RECORDED INFORMATION >>
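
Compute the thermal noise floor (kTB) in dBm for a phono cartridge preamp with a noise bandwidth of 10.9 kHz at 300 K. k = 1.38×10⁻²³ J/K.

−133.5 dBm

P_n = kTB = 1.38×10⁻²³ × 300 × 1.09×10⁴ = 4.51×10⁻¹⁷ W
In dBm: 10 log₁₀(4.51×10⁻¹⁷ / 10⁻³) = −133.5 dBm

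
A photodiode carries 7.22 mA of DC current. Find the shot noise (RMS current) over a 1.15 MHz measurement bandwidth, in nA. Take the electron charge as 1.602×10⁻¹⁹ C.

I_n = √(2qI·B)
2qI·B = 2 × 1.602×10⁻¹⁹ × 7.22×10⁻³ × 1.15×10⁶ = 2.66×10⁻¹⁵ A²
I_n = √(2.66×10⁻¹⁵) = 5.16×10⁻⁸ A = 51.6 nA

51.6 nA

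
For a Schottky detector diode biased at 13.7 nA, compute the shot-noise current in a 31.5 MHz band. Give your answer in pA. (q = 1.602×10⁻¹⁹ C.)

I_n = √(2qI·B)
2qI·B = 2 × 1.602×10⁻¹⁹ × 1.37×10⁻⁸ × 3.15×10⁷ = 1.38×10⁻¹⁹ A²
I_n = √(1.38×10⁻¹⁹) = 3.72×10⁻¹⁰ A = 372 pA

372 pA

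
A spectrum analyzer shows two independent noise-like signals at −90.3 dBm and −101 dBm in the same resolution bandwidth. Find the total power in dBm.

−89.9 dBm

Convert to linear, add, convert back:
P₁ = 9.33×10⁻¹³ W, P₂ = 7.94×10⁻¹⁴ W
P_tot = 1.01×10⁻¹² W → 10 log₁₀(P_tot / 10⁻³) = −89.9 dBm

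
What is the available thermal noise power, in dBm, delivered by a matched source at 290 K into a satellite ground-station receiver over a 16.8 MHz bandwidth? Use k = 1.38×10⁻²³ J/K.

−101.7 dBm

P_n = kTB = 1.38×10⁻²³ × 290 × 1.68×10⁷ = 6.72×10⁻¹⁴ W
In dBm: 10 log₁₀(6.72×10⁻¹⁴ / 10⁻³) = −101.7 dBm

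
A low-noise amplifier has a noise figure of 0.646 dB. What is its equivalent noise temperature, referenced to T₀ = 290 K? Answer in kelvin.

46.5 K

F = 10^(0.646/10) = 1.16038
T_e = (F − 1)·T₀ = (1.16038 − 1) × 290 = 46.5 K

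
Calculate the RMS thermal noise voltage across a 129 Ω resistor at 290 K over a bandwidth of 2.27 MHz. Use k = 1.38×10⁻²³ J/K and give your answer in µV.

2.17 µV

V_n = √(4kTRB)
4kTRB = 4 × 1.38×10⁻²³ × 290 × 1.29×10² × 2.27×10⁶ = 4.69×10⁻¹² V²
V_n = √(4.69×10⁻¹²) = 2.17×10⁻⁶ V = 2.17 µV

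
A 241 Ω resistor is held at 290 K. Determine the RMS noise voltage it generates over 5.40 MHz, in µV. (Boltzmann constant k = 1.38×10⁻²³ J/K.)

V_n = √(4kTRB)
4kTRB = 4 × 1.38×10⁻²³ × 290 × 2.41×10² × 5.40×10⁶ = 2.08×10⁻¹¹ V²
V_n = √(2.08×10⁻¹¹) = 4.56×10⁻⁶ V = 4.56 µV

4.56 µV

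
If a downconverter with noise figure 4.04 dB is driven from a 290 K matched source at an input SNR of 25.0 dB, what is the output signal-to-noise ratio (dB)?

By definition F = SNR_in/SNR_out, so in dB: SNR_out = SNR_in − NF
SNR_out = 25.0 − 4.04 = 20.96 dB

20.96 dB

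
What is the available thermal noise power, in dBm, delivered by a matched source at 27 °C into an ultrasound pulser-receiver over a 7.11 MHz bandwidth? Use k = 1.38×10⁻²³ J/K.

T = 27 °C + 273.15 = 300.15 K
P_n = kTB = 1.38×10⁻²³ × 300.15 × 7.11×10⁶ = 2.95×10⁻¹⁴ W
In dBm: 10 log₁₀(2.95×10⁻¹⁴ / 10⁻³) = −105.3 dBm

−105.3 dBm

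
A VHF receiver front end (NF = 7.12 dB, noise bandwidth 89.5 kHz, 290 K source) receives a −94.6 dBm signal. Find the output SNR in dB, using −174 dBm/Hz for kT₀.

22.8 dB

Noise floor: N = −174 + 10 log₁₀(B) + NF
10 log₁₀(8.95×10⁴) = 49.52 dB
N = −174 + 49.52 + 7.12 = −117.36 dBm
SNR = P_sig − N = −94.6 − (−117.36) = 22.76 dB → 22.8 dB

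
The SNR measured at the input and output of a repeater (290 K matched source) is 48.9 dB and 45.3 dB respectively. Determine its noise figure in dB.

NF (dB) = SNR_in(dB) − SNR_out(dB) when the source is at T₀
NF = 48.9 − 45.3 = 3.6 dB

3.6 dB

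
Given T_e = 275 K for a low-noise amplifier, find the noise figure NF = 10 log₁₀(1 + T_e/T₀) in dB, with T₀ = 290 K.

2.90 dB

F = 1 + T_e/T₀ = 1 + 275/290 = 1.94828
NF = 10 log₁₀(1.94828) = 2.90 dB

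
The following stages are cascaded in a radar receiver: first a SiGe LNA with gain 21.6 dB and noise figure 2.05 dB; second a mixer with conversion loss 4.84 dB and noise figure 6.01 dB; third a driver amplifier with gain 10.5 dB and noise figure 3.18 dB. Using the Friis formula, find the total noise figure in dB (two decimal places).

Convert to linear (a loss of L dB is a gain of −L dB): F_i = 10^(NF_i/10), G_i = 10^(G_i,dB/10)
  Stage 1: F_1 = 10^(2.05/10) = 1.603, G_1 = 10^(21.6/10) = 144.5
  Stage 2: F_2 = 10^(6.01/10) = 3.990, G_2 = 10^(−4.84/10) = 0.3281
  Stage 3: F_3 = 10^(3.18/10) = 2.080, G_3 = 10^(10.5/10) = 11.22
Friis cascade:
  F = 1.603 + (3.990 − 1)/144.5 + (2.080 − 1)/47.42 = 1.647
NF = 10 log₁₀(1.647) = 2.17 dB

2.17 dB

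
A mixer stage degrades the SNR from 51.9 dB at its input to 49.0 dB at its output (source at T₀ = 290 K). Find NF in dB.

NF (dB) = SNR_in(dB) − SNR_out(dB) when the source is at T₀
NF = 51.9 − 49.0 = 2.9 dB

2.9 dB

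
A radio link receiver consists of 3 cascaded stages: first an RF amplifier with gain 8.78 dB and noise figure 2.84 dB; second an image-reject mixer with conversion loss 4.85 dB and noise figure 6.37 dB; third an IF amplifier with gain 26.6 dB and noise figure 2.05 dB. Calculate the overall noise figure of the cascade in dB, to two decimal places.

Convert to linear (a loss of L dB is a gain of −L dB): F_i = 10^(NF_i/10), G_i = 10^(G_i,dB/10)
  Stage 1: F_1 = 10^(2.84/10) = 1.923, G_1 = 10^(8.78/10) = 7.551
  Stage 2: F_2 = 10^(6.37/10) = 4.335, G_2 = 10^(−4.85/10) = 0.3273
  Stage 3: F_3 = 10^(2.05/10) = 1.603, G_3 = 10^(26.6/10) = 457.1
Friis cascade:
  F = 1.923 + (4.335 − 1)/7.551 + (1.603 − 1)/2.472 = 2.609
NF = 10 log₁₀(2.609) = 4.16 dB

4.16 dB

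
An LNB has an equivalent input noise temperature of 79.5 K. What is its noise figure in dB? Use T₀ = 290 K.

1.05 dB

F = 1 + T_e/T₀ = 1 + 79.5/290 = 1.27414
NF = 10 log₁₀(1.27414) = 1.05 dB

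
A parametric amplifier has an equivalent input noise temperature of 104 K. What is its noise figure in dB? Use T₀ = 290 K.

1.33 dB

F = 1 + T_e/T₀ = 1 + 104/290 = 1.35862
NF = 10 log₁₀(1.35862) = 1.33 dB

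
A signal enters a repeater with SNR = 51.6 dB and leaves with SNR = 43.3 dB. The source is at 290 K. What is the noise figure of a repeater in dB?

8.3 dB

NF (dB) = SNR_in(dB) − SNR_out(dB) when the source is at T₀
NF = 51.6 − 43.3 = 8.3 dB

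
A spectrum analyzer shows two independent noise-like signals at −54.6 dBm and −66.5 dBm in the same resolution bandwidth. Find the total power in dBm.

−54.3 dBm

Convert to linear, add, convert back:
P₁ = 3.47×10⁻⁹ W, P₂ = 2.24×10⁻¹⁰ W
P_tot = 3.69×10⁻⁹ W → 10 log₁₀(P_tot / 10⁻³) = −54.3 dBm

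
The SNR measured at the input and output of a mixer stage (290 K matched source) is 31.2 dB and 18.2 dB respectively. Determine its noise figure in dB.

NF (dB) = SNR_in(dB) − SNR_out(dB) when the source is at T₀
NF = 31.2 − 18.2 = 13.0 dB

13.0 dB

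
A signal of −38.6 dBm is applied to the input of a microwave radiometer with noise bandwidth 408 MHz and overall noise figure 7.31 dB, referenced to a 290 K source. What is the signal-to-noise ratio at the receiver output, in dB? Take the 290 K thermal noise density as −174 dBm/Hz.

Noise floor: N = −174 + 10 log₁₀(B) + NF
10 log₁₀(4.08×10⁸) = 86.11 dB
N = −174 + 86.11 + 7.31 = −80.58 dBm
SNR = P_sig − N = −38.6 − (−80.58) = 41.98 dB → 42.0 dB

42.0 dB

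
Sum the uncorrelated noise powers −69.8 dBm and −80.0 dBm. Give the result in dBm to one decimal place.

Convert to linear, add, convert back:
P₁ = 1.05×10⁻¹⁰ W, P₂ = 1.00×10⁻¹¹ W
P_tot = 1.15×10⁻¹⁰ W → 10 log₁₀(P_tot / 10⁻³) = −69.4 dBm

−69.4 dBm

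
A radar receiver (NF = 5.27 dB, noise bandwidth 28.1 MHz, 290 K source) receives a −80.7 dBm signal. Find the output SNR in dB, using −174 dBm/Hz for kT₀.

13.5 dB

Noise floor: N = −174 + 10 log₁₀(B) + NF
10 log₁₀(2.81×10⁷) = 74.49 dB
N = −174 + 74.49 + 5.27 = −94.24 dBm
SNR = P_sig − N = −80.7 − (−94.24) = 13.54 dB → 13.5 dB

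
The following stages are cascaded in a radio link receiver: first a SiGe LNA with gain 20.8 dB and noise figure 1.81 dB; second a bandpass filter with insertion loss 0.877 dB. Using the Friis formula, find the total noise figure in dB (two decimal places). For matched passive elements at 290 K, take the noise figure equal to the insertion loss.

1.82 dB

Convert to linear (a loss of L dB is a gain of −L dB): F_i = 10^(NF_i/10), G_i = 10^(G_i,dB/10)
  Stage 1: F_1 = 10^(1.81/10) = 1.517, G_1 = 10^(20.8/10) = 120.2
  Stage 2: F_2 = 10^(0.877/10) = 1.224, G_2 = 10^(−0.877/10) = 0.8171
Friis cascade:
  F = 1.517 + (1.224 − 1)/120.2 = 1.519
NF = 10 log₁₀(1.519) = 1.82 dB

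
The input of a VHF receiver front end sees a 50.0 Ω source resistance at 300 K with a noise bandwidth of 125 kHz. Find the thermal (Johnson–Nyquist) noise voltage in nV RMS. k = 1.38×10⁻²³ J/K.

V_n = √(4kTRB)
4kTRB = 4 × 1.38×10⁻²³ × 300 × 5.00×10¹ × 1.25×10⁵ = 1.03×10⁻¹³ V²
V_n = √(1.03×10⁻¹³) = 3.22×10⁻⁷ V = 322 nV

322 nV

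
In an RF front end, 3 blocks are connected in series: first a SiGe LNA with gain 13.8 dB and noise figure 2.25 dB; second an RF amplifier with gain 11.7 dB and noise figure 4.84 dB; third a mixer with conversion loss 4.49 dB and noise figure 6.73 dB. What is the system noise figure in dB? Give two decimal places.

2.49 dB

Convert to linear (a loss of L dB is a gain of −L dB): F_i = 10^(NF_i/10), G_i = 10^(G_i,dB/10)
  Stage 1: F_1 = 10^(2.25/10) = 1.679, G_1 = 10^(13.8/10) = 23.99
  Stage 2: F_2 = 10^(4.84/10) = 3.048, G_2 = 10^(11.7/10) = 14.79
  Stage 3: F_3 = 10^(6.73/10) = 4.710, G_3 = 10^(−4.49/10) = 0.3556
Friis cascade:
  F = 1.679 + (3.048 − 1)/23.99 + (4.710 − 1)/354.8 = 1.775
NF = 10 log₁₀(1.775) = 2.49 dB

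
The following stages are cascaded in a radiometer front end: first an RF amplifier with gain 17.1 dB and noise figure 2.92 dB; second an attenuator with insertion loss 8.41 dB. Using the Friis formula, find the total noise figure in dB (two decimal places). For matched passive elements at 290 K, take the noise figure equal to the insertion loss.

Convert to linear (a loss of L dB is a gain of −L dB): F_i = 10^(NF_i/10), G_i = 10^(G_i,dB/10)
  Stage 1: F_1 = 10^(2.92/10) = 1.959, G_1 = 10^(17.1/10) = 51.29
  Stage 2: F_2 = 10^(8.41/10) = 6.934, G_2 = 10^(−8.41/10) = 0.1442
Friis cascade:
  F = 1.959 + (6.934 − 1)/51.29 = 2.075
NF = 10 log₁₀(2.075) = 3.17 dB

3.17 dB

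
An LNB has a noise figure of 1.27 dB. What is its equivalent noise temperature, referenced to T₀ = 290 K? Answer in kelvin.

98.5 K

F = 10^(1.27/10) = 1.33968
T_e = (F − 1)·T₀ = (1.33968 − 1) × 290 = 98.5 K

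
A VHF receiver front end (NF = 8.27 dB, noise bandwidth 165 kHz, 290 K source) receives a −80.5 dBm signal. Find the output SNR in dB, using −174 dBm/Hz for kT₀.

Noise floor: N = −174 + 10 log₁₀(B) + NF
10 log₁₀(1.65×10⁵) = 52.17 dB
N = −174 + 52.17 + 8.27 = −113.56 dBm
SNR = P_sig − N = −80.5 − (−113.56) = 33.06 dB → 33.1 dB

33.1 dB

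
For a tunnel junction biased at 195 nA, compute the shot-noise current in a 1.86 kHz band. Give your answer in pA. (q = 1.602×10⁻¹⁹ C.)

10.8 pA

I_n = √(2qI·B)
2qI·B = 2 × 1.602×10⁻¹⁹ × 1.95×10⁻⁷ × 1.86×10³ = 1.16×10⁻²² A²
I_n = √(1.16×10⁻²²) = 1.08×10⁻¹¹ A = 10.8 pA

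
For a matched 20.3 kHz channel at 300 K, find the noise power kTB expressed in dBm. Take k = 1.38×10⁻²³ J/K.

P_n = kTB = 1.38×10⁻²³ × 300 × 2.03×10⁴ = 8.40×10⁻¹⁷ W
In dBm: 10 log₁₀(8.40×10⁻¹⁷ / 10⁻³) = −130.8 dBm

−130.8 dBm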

PROBLEM DETAILS >> Everything from the line containing "An LNB has a noise" to the end of the data above should be quoted exactly, please, both ends included, and nothing outside that span.

RESPONSE >>
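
An LNB has a noise figure of 1.27 dB. What is its equivalent noise temperature, referenced to T₀ = 290 K? Answer in kelvin.

98.5 K

F = 10^(1.27/10) = 1.33968
T_e = (F − 1)·T₀ = (1.33968 − 1) × 290 = 98.5 K

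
A VHF receiver front end (NF = 8.27 dB, noise bandwidth 165 kHz, 290 K source) receives a −80.5 dBm signal. Find the output SNR in dB, using −174 dBm/Hz for kT₀.

Noise floor: N = −174 + 10 log₁₀(B) + NF
10 log₁₀(1.65×10⁵) = 52.17 dB
N = −174 + 52.17 + 8.27 = −113.56 dBm
SNR = P_sig − N = −80.5 − (−113.56) = 33.06 dB → 33.1 dB

33.1 dB

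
For a tunnel junction biased at 195 nA, compute the shot-noise current in a 1.86 kHz band. Give your answer in pA. (q = 1.602×10⁻¹⁹ C.)

10.8 pA

I_n = √(2qI·B)
2qI·B = 2 × 1.602×10⁻¹⁹ × 1.95×10⁻⁷ × 1.86×10³ = 1.16×10⁻²² A²
I_n = √(1.16×10⁻²²) = 1.08×10⁻¹¹ A = 10.8 pA

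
For a matched 20.3 kHz channel at 300 K, find the noise power kTB expressed in dBm. Take k = 1.38×10⁻²³ J/K.

P_n = kTB = 1.38×10⁻²³ × 300 × 2.03×10⁴ = 8.40×10⁻¹⁷ W
In dBm: 10 log₁₀(8.40×10⁻¹⁷ / 10⁻³) = −130.8 dBm

−130.8 dBm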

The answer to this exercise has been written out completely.